Please return the lines of the data below, word for word, from the first line through the line containing "voice 1: F4:2".

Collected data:

____________

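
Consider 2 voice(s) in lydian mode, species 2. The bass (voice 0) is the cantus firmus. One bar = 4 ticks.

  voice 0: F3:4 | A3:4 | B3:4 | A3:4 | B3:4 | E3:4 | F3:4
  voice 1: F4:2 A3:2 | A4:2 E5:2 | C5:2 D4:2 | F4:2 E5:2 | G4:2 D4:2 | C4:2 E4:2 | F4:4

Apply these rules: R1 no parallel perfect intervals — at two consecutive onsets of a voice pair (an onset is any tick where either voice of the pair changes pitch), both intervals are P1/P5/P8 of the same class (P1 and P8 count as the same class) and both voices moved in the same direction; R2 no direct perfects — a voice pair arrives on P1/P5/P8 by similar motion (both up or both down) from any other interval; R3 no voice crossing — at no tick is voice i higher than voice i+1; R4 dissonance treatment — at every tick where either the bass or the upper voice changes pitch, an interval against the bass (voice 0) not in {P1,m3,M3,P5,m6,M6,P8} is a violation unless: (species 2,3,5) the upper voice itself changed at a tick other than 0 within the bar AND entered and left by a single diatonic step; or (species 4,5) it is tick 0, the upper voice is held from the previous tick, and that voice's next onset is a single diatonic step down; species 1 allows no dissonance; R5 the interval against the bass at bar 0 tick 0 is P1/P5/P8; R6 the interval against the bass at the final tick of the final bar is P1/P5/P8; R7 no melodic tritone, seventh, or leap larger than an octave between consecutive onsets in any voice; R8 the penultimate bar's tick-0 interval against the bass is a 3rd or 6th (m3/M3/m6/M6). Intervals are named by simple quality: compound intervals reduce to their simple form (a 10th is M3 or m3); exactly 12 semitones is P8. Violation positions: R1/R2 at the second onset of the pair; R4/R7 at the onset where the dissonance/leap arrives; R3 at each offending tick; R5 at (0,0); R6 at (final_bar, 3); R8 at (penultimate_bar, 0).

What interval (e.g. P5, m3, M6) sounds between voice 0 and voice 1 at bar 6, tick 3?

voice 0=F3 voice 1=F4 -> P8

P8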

____________

■ FINISHED TASK
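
Consider 2 voice(s) in lydian mode, species 2. The bass (voice 0) is the cantus firmus. One bar = 4 ticks.

  voice 0: F3:4 | A3:4 | B3:4 | A3:4 | B3:4 | E3:4 | F3:4
  voice 1: F4:2 A3:2 | A4:2 E5:2 | C5:2 D4:2 | F4:2 E5:2 | G4:2 D4:2 | C4:2 E4:2 | F4:4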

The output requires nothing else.